__WORK TO BE COMPLETED__:
Copy out every line in the entries below that includes "approx".
○ ○ ○
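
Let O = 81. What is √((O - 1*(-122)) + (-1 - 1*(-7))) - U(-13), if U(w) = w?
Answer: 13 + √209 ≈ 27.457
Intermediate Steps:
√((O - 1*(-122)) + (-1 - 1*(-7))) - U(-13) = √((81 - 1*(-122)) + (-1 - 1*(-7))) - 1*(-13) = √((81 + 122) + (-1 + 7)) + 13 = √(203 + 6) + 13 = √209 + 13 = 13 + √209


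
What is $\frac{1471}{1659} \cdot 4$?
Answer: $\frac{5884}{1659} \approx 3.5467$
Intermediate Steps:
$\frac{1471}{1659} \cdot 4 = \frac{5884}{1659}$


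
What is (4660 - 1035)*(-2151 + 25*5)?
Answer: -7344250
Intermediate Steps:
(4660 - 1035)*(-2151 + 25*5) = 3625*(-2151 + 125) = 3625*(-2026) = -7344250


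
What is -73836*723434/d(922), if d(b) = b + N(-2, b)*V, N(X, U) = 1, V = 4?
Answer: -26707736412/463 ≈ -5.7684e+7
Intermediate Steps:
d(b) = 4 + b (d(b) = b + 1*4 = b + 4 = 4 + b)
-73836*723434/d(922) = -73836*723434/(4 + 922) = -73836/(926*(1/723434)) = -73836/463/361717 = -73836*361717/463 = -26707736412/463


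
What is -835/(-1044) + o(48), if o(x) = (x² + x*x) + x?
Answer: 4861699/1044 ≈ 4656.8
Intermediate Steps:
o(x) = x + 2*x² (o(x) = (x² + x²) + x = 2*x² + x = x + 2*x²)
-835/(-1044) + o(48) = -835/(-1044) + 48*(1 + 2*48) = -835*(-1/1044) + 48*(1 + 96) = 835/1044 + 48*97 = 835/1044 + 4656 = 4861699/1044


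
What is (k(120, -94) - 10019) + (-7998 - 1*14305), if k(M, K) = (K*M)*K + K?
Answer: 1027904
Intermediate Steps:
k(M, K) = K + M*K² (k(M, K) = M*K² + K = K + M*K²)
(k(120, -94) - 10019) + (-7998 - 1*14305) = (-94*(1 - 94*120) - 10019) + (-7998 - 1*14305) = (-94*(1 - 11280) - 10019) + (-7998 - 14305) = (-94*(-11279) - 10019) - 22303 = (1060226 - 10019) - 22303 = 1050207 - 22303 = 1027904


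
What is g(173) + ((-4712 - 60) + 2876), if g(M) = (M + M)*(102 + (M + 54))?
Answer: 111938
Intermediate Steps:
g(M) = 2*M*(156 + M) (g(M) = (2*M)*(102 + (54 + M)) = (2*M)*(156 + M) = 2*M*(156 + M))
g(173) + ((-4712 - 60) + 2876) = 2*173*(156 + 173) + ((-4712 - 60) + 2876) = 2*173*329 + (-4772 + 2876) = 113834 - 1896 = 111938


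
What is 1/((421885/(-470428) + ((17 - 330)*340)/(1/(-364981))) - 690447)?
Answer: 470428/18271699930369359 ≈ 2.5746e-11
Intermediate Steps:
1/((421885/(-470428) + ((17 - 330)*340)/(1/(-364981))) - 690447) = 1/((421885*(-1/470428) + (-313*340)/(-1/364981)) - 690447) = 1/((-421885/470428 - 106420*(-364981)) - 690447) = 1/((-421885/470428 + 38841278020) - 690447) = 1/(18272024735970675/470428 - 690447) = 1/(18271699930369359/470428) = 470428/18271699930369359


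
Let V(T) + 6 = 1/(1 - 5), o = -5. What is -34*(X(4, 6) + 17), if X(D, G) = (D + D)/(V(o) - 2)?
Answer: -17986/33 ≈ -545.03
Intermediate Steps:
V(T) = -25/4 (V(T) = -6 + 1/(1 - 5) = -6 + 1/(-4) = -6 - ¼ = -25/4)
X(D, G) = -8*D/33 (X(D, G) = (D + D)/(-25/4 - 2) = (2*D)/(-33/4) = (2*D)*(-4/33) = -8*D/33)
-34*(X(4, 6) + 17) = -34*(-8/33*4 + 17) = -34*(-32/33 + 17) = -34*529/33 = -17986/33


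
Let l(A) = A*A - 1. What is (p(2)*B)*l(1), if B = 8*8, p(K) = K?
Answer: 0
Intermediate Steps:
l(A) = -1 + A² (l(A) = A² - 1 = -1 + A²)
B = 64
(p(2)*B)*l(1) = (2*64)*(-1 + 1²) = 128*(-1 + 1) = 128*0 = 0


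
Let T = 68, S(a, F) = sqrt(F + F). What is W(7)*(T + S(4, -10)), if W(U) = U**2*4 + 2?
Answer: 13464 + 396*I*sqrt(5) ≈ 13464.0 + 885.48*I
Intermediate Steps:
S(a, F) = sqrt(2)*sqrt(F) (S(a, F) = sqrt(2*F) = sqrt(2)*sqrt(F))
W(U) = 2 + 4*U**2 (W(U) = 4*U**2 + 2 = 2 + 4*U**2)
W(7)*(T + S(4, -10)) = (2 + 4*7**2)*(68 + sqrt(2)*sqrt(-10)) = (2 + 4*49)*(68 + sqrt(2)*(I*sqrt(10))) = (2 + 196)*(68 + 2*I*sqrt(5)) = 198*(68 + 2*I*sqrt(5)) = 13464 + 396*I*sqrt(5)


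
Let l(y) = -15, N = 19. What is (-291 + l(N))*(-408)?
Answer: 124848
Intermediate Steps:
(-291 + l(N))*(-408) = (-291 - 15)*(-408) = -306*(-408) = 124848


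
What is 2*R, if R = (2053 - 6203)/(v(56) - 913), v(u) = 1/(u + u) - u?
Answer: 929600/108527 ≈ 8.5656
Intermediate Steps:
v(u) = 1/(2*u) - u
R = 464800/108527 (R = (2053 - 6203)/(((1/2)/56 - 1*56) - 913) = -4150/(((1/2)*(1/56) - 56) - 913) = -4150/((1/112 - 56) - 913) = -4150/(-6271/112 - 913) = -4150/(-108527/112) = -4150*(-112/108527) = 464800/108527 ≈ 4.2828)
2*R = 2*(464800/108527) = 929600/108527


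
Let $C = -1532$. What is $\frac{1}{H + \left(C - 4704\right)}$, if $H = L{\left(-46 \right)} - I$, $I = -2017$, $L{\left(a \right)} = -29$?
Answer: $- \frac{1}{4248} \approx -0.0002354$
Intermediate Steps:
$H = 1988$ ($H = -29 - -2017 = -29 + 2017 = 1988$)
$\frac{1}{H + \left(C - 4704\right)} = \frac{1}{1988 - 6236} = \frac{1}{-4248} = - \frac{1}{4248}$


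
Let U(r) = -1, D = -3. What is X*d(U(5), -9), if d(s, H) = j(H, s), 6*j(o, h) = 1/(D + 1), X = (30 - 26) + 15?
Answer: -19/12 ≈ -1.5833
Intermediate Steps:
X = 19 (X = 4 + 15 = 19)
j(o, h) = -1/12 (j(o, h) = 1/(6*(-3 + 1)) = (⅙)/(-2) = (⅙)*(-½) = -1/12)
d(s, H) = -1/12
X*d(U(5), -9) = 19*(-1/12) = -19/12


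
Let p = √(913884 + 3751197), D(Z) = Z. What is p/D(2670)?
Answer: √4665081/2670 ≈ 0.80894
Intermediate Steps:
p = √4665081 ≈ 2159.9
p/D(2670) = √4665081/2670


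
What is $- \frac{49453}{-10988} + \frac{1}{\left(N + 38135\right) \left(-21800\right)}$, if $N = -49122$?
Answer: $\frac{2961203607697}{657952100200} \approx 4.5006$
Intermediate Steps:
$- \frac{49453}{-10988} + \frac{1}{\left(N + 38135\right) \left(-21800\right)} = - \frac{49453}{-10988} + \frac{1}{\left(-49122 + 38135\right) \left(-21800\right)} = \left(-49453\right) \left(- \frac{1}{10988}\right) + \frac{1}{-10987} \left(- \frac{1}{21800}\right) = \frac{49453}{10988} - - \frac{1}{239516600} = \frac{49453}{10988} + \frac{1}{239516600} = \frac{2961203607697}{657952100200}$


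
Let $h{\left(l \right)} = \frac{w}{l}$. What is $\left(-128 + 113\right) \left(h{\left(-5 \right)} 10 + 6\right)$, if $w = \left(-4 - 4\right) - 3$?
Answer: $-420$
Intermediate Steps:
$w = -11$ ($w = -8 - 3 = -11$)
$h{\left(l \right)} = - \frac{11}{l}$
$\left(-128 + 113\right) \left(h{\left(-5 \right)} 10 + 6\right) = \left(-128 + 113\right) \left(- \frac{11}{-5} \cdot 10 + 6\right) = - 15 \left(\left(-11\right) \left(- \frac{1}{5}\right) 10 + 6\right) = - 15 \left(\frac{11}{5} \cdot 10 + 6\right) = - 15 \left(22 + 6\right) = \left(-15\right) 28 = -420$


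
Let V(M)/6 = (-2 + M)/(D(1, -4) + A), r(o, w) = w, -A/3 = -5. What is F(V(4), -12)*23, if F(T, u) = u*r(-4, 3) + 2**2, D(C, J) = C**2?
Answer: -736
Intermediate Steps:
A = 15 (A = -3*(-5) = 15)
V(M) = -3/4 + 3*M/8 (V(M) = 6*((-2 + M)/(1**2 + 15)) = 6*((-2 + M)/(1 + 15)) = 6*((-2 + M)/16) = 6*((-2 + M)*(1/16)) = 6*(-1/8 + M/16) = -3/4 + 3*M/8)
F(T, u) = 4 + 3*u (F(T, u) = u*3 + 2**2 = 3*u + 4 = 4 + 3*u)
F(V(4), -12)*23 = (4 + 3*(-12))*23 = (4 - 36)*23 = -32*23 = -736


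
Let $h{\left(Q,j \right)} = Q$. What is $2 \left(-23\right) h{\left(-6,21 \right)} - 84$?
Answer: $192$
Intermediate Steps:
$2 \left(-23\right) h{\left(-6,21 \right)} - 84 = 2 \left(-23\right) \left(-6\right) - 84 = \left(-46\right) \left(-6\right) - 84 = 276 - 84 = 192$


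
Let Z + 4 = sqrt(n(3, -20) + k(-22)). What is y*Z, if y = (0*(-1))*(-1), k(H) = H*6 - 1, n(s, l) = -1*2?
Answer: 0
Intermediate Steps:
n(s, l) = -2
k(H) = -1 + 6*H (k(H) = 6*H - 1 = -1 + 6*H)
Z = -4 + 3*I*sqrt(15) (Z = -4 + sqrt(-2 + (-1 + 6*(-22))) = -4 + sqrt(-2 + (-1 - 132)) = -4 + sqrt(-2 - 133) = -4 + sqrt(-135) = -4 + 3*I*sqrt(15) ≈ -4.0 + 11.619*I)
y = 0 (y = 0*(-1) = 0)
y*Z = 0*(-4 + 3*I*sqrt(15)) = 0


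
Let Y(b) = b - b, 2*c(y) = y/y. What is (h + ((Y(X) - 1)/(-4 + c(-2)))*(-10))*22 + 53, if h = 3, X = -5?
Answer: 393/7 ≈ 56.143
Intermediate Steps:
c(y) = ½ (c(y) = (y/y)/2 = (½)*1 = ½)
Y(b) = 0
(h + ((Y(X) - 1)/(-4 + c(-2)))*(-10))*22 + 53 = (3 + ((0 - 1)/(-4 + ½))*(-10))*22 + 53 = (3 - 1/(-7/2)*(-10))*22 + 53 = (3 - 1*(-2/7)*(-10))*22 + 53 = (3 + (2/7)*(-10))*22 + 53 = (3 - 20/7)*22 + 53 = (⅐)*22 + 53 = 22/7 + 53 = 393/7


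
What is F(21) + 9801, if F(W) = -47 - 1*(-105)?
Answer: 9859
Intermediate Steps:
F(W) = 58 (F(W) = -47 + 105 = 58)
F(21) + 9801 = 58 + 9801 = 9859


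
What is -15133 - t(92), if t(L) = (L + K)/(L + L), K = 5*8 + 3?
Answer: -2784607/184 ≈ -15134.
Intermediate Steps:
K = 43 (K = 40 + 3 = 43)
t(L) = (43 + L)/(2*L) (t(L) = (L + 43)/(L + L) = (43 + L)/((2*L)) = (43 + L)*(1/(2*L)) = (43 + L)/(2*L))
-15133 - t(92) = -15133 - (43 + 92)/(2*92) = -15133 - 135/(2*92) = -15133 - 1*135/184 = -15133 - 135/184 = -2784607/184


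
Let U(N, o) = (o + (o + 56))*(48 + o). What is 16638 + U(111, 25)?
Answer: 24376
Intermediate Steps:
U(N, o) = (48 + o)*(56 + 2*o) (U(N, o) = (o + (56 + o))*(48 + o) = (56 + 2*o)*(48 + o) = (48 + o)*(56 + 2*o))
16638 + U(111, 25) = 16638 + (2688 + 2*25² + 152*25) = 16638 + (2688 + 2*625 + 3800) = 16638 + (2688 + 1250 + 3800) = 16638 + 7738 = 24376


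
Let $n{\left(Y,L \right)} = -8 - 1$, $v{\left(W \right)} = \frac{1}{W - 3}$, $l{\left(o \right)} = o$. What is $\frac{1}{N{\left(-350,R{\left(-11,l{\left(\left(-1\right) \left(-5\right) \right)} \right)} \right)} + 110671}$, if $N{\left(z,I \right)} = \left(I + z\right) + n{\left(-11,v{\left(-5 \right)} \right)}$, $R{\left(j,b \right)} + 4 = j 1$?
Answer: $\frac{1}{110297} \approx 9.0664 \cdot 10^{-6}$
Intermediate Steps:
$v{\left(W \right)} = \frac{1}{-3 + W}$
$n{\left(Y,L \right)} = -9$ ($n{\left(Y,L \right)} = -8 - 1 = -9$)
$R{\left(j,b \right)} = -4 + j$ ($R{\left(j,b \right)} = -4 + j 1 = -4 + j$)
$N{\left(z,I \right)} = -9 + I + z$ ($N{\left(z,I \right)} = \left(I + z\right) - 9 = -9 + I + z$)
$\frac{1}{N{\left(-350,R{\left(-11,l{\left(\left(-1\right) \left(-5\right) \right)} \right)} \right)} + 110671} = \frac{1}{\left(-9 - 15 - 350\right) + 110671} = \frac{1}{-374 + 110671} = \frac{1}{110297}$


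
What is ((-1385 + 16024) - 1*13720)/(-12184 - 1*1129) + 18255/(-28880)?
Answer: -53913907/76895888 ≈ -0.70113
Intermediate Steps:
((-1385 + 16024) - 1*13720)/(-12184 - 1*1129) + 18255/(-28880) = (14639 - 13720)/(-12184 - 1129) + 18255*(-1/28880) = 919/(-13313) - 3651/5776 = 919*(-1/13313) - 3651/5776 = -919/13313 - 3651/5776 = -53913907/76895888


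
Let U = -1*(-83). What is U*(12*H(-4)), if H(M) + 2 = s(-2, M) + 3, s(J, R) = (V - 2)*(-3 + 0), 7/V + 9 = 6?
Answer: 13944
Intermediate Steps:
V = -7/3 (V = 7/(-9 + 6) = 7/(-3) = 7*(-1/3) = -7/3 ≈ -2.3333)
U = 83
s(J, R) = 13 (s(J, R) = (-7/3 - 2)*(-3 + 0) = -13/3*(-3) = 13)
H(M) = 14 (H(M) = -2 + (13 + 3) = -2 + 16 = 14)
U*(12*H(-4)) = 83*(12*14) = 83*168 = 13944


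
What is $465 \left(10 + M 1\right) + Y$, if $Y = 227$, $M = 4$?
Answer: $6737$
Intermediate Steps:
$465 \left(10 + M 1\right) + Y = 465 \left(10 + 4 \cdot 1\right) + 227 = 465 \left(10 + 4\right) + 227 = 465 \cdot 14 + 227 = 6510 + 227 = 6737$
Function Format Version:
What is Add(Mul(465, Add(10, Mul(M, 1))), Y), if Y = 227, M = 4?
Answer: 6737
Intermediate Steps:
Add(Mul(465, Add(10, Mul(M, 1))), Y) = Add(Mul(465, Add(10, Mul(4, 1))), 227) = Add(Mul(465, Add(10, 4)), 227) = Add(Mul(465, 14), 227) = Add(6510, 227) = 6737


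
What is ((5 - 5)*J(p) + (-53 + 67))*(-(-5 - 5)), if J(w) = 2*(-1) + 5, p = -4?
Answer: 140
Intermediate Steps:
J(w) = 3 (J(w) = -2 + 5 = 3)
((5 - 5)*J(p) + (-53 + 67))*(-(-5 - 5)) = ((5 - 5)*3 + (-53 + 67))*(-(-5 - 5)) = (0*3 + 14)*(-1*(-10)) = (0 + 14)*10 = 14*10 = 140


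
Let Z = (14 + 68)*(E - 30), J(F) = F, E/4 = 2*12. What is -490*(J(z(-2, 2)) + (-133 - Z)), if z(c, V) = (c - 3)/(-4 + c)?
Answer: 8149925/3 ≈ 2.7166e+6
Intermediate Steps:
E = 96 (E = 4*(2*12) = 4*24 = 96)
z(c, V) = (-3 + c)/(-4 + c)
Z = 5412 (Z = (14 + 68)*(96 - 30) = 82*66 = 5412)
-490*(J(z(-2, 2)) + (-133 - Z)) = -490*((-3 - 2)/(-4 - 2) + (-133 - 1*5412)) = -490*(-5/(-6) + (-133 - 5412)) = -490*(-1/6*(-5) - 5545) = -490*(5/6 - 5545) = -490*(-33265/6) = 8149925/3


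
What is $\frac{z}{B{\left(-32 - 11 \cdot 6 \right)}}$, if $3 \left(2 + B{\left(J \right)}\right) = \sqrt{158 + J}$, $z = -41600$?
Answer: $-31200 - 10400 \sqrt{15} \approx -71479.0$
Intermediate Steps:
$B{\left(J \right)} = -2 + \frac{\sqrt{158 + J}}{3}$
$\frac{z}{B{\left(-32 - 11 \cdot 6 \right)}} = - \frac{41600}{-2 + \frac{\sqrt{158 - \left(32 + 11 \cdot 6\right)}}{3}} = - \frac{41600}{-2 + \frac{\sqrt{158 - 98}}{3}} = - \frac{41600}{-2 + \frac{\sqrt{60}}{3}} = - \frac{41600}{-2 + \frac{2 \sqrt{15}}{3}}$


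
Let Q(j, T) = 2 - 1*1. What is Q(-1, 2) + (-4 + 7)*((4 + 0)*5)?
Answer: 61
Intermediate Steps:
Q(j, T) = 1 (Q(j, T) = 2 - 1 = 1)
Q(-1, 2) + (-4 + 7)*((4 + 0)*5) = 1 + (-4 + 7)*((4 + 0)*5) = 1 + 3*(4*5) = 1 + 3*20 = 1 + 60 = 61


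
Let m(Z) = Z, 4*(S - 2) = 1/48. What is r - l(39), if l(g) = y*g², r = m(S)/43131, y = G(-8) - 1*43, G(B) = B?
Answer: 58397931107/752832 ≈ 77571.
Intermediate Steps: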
○ ○ ○
__FINISHED EXERCISE__:
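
Answer: $\frac{5884}{1659} \approx 3.5467$
Answer: $- \frac{1}{4248} \approx -0.0002354$
Answer: $\frac{2961203607697}{657952100200} \approx 4.5006$
Answer: $\frac{1}{110297} \approx 9.0664 \cdot 10^{-6}$
Answer: $-31200 - 10400 \sqrt{15} \approx -71479.0$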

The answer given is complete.